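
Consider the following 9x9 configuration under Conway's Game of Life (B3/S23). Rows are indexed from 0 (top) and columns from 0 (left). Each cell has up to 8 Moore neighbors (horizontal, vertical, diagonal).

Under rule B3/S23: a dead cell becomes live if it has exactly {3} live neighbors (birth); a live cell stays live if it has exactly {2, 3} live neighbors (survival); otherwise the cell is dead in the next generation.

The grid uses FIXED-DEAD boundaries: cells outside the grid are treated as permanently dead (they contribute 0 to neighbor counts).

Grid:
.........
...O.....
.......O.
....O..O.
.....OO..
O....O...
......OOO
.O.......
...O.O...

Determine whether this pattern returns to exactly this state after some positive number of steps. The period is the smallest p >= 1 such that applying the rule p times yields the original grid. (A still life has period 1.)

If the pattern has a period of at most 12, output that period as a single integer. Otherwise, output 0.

Simulating and comparing each generation to the original:
Gen 0 (original, given above): 14 live cells
Gen 1: 10 live cells, differs from original
Gen 2: 9 live cells, differs from original
Gen 3: 12 live cells, differs from original
Gen 4: 13 live cells, differs from original
Gen 5: 18 live cells, differs from original
Gen 6: 18 live cells, differs from original
Gen 7: 21 live cells, differs from original
Gen 8: 18 live cells, differs from original
Gen 9: 17 live cells, differs from original
Gen 10: 19 live cells, differs from original
Gen 11: 20 live cells, differs from original
Gen 12: 26 live cells, differs from original
No period found within 12 steps.

Answer: 0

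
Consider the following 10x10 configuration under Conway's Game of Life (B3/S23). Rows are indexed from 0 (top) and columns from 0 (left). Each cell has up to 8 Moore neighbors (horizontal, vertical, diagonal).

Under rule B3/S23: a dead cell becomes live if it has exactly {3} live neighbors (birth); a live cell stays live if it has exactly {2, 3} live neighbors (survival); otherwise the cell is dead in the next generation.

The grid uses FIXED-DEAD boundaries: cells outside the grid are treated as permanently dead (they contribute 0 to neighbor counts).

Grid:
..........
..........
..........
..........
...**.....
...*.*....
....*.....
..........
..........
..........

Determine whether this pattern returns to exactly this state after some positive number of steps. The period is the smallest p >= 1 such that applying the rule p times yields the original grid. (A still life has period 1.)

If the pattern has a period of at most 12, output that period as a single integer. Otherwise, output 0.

Simulating and comparing each generation to the original:
Gen 0 (original, given above): 5 live cells
Gen 1: 5 live cells, MATCHES original -> period = 1

Answer: 1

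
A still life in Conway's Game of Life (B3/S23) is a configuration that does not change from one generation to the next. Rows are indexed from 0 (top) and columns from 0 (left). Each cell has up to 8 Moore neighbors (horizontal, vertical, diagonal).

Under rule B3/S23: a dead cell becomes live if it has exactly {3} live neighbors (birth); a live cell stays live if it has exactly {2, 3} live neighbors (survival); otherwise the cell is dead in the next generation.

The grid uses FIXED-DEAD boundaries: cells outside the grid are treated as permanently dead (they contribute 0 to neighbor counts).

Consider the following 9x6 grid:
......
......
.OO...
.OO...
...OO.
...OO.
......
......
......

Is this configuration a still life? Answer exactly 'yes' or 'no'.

Answer: no

Derivation:
Compute generation 1 and compare to generation 0 (given above):
Generation 1:
......
......
.OO...
.O....
....O.
...OO.
......
......
......
Cell (3,2) differs: gen0=1 vs gen1=0 -> NOT a still life.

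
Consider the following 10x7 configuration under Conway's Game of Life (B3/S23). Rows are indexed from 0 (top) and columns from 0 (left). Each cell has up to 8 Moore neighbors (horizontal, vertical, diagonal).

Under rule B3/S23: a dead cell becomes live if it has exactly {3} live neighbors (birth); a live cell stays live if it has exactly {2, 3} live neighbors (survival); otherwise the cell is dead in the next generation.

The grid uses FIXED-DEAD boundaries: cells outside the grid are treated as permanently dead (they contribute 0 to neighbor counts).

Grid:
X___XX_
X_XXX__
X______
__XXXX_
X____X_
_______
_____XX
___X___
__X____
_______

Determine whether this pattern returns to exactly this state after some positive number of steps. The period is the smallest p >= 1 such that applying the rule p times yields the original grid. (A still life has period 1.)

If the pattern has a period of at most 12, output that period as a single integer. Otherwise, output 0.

Simulating and comparing each generation to the original:
Gen 0 (original, given above): 18 live cells
Gen 1: 16 live cells, differs from original
Gen 2: 15 live cells, differs from original
Gen 3: 18 live cells, differs from original
Gen 4: 15 live cells, differs from original
Gen 5: 13 live cells, differs from original
Gen 6: 15 live cells, differs from original
Gen 7: 17 live cells, differs from original
Gen 8: 20 live cells, differs from original
Gen 9: 20 live cells, differs from original
Gen 10: 22 live cells, differs from original
Gen 11: 22 live cells, differs from original
Gen 12: 24 live cells, differs from original
No period found within 12 steps.

Answer: 0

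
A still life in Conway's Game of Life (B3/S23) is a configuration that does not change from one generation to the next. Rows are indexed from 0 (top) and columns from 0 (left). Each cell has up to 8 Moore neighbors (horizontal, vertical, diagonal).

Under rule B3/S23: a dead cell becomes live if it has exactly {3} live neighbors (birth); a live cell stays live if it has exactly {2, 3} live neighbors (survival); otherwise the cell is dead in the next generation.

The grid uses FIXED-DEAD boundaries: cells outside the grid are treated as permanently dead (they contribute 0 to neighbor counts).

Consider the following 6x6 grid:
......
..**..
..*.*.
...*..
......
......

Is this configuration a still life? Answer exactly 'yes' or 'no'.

Answer: yes

Derivation:
Compute generation 1 and compare to generation 0 (given above):
Generation 1:
......
..**..
..*.*.
...*..
......
......
The grids are IDENTICAL -> still life.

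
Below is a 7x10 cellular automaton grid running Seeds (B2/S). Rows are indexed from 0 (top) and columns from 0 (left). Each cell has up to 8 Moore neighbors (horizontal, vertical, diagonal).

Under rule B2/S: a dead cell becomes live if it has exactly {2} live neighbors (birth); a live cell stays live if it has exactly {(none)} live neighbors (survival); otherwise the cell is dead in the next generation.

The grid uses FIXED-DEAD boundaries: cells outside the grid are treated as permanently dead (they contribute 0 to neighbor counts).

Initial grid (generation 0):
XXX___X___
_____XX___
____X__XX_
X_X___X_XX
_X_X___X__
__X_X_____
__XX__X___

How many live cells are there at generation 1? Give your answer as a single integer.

Simulating step by step:
Generation 0 (given above): 22 live cells
Generation 1: 21 live cells
_______X__
X_XXX___X_
_X_X______
____XX____
X___XXX__X
_____XXX__
_X__XX____
Population at generation 1: 21

Answer: 21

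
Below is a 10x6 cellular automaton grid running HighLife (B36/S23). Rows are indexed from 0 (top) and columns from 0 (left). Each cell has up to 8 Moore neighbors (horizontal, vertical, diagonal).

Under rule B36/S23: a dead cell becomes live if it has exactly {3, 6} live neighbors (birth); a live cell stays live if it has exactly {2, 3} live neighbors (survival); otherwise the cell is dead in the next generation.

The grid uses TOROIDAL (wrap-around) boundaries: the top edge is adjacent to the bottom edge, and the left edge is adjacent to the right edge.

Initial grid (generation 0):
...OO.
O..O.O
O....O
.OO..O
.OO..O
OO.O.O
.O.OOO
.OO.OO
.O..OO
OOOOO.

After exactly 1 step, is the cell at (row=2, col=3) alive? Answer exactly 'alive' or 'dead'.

Simulating step by step:
Generation 0 (given above): 33 live cells
Generation 1: 20 live cells
......
O..O..
..O...
O.O.OO
...O.O
..OOO.
..O...
OO....
O.OO..
OO....

Cell (2,3) at generation 1: 0 -> dead

Answer: dead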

::::::::

▶ _EXERCISE REQUIREMENTS_:
For the word "running", please say how many lines in the entries hold it, with only the number as the reply.

▶ _RESPONSE BELOW_:
2